Input data ->
============================================================

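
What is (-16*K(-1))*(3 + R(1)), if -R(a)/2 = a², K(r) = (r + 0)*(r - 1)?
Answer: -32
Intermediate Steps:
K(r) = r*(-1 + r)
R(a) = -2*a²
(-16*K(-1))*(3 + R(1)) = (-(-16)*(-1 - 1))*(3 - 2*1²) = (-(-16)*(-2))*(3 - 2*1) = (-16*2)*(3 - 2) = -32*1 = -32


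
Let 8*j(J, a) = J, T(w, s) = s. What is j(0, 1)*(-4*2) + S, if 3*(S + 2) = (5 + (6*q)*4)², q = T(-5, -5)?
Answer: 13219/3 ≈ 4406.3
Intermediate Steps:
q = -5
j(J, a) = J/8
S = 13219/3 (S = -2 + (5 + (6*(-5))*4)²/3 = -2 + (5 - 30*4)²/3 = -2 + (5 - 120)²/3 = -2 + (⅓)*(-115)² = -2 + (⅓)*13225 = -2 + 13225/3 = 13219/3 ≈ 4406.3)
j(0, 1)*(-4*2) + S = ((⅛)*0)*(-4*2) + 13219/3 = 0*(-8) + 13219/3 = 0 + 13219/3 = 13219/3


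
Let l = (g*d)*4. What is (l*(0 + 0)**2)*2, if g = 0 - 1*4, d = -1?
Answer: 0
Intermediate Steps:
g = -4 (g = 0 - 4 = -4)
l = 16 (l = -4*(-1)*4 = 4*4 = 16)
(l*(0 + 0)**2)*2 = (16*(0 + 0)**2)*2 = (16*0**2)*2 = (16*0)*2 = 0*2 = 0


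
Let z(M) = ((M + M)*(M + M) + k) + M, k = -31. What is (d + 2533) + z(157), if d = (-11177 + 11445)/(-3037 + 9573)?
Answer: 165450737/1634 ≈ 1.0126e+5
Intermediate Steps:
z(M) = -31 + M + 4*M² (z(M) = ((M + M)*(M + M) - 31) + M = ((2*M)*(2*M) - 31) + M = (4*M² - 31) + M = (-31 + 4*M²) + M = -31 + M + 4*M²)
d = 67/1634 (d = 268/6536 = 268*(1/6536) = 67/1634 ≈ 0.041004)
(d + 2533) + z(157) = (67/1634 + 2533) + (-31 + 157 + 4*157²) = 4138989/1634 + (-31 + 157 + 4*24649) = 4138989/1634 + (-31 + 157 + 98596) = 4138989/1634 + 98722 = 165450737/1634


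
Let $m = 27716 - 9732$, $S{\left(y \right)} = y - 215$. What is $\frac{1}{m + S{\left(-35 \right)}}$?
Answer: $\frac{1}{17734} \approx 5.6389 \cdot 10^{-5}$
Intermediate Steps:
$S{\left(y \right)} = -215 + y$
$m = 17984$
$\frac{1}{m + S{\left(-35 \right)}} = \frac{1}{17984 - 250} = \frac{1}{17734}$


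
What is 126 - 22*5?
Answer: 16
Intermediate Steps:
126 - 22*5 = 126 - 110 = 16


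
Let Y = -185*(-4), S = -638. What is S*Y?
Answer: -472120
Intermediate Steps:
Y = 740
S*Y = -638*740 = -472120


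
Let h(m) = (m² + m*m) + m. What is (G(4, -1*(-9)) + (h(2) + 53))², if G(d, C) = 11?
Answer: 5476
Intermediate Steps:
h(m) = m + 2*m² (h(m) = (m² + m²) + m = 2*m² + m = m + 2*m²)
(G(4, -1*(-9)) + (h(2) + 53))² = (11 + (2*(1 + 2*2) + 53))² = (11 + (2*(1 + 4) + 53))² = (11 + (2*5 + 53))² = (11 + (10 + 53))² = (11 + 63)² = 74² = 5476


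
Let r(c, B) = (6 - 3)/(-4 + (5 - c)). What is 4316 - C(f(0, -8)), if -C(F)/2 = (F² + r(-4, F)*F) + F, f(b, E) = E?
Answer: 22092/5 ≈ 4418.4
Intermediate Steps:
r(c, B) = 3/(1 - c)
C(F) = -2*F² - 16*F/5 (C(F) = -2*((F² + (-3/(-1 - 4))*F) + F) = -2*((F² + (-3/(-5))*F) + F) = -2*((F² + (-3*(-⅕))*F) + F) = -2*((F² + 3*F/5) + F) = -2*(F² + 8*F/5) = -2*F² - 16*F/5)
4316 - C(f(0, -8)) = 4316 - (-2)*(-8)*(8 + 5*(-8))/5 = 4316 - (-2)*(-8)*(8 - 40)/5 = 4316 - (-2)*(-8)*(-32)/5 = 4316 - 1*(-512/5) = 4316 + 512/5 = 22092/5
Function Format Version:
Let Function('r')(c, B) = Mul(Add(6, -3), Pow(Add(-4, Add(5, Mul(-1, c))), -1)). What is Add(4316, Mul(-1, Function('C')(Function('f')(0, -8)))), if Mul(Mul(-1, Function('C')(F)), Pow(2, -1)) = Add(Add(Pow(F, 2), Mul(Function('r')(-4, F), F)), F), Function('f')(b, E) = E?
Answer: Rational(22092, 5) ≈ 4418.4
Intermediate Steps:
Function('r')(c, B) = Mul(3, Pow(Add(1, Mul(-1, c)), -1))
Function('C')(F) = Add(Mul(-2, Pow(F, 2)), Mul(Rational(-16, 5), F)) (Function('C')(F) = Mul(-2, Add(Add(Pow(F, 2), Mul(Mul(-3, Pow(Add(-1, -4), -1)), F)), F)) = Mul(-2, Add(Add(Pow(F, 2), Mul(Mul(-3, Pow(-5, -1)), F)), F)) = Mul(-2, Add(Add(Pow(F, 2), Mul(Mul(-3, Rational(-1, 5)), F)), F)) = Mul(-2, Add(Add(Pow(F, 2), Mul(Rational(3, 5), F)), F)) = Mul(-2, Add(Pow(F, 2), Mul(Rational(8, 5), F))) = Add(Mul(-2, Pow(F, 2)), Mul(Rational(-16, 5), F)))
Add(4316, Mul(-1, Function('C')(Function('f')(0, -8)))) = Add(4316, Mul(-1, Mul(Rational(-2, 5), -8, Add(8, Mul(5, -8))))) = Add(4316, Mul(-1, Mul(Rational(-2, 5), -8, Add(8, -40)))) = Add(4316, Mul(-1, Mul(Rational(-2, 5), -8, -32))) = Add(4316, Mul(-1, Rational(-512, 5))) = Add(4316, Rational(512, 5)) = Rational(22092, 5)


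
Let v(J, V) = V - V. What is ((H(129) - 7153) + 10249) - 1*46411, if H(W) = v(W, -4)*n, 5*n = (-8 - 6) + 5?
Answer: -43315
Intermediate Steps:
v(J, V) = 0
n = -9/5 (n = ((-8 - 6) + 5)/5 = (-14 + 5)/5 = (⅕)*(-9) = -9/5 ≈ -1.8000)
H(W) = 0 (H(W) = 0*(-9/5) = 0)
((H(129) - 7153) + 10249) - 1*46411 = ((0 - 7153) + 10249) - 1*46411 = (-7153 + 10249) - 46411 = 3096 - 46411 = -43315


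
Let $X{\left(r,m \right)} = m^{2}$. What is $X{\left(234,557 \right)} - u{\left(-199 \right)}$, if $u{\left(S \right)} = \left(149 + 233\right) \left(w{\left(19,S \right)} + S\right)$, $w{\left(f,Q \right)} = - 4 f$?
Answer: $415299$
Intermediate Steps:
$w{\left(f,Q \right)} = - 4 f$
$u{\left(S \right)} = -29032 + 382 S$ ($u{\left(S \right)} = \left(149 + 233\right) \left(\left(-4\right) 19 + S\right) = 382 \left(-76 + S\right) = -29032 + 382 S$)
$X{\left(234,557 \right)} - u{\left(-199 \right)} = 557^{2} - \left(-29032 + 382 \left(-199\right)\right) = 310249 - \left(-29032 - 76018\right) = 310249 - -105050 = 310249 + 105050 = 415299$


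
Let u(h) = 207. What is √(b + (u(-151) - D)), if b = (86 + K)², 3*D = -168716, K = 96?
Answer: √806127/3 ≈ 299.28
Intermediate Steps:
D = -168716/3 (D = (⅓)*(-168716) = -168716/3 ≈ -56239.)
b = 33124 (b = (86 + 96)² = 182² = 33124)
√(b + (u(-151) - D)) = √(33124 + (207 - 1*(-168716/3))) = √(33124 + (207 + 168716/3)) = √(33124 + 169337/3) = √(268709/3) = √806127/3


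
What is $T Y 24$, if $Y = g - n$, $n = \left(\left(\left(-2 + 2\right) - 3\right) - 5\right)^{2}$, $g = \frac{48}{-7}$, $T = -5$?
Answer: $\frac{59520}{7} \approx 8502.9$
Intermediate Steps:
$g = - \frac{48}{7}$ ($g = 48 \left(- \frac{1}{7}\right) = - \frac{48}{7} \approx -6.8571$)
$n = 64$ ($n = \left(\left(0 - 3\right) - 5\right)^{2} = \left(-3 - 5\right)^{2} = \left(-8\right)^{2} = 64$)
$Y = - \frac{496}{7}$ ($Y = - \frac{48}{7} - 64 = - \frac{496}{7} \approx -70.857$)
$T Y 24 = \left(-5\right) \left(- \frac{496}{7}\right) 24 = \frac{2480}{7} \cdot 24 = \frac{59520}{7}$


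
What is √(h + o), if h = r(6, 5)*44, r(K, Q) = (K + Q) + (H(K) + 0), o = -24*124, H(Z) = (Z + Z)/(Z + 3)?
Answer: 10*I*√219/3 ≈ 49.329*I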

============================================================

Output an exact copy of the lines from the one holding "What is $T Y" to the last line of the data, inclusive, and nothing beyond that range.

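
What is $T Y 24$, if $Y = g - n$, $n = \left(\left(\left(-2 + 2\right) - 3\right) - 5\right)^{2}$, $g = \frac{48}{-7}$, $T = -5$?
Answer: $\frac{59520}{7} \approx 8502.9$
Intermediate Steps:
$g = - \frac{48}{7}$ ($g = 48 \left(- \frac{1}{7}\right) = - \frac{48}{7} \approx -6.8571$)
$n = 64$ ($n = \left(\left(0 - 3\right) - 5\right)^{2} = \left(-3 - 5\right)^{2} = \left(-8\right)^{2} = 64$)
$Y = - \frac{496}{7}$ ($Y = - \frac{48}{7} - 64 = - \frac{496}{7} \approx -70.857$)
$T Y 24 = \left(-5\right) \left(- \frac{496}{7}\right) 24 = \frac{2480}{7} \cdot 24 = \frac{59520}{7}$


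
What is √(h + o), if h = r(6, 5)*44, r(K, Q) = (K + Q) + (H(K) + 0), o = -24*124, H(Z) = (Z + Z)/(Z + 3)?
Answer: 10*I*√219/3 ≈ 49.329*I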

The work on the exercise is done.